## Records supplied
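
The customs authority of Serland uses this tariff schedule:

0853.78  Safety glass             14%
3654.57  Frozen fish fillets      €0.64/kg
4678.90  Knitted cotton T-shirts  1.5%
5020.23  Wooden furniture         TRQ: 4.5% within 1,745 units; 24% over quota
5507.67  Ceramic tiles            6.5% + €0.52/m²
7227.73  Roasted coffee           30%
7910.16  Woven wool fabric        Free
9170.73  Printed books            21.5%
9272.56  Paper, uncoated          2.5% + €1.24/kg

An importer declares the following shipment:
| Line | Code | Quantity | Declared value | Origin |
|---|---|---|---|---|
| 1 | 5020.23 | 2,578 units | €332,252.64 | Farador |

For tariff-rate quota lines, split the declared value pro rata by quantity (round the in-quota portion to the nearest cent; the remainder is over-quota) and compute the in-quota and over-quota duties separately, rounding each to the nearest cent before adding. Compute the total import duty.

Line 1 (5020.23, Farador, 2,578 units, €332,252.64):
Code 5020.23 is under a tariff-rate quota (threshold 1,745 units). In-quota: 1,745 units at 4.5%; over-quota: 833 units at 24%.
Pro-rata value split: in-quota = €332,252.64 × 1,745/2,578 = €224,895.60; over-quota = €332,252.64 − €224,895.60 = €107,357.04.
In-quota duty = €224,895.60 × 4.5% = €10,120.30. Over-quota duty = €107,357.04 × 24% = €25,765.69.
Line duty = €10,120.30 + €25,765.69 = €35,885.99.

€35,885.99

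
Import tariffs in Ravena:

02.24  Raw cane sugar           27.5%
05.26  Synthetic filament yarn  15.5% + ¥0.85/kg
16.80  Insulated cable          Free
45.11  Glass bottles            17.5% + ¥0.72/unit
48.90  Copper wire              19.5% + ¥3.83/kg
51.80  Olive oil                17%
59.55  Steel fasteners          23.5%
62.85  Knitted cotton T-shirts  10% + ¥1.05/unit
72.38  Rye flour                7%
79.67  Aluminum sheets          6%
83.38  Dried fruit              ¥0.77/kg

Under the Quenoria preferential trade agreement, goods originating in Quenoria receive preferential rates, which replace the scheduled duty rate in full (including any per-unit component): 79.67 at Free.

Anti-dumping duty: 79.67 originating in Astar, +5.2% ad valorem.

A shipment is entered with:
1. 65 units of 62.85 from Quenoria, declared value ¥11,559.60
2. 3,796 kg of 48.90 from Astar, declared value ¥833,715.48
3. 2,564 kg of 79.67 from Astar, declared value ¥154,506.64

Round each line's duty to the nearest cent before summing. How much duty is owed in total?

¥195,642.15

Line 1 (62.85, Quenoria, 65 units, ¥11,559.60):
Base rate for 62.85 is 10% + ¥1.05/unit.
Origin Quenoria is the FTA partner but 62.85 is not on the preference list; base rate stands.
Duty = ¥11,559.60 × 10% + 65 × ¥1.05 = ¥1,224.21.
Line 2 (48.90, Astar, 3,796 kg, ¥833,715.48):
Base rate for 48.90 is 19.5% + ¥3.83/kg.
Duty = ¥833,715.48 × 19.5% + 3,796 × ¥3.83 = ¥177,113.20.
Line 3 (79.67, Astar, 2,564 kg, ¥154,506.64):
Base rate for 79.67 is 6%.
79.67 has an FTA preferential rate, but origin Astar is not Quenoria; base rate stands.
Additional duty on 79.67 from Astar: +5.2%. Applied ad valorem rate: 6% + 5.2% = 11.2%.
Duty = ¥154,506.64 × 11.2% = ¥17,304.74.
Total = ¥1,224.21 + ¥177,113.20 + ¥17,304.74 = ¥195,642.15.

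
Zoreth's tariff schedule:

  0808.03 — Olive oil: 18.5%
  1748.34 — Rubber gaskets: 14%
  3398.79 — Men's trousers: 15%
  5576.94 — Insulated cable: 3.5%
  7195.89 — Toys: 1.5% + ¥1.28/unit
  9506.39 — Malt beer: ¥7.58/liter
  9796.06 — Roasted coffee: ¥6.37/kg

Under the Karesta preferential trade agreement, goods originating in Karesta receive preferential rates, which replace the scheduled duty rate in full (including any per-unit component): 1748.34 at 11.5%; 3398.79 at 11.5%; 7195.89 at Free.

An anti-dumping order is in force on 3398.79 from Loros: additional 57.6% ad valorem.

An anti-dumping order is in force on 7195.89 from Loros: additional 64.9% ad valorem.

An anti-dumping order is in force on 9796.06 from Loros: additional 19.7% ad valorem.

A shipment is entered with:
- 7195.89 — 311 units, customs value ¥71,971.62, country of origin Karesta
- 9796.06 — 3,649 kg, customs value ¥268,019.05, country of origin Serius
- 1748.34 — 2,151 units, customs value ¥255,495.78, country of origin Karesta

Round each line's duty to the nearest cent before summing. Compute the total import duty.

¥52,626.14

Line 1 (7195.89, Karesta, 311 units, ¥71,971.62):
Base rate for 7195.89 is 1.5% + ¥1.28/unit.
Origin Karesta qualifies under the Zoreth–Karesta agreement and 7195.89 is covered: preferential rate Free applies instead.
The additional-duty order on 7195.89 targets Loros, not Karesta; it does not apply.
Duty = ¥71,971.62 × 0% = ¥0.00.
Line 2 (9796.06, Serius, 3,649 kg, ¥268,019.05):
Base rate for 9796.06 is ¥6.37/kg.
The additional-duty order on 9796.06 targets Loros, not Serius; it does not apply.
Duty = 3,649 × ¥6.37 = ¥23,244.13.
Line 3 (1748.34, Karesta, 2,151 units, ¥255,495.78):
Base rate for 1748.34 is 14%.
Origin Karesta qualifies under the Zoreth–Karesta agreement and 1748.34 is covered: preferential rate 11.5% applies instead.
Duty = ¥255,495.78 × 11.5% = ¥29,382.01.
Total = ¥0.00 + ¥23,244.13 + ¥29,382.01 = ¥52,626.14.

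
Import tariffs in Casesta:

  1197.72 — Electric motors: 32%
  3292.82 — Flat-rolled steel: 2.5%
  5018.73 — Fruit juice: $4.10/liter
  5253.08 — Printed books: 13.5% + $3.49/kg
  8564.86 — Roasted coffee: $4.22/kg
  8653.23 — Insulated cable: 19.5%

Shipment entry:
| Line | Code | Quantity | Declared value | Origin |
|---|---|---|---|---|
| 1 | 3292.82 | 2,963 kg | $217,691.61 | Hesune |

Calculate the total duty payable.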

## What the task requires
After checking the entries, state how many lines contain "force", and write nothing but the number.

## Task response
3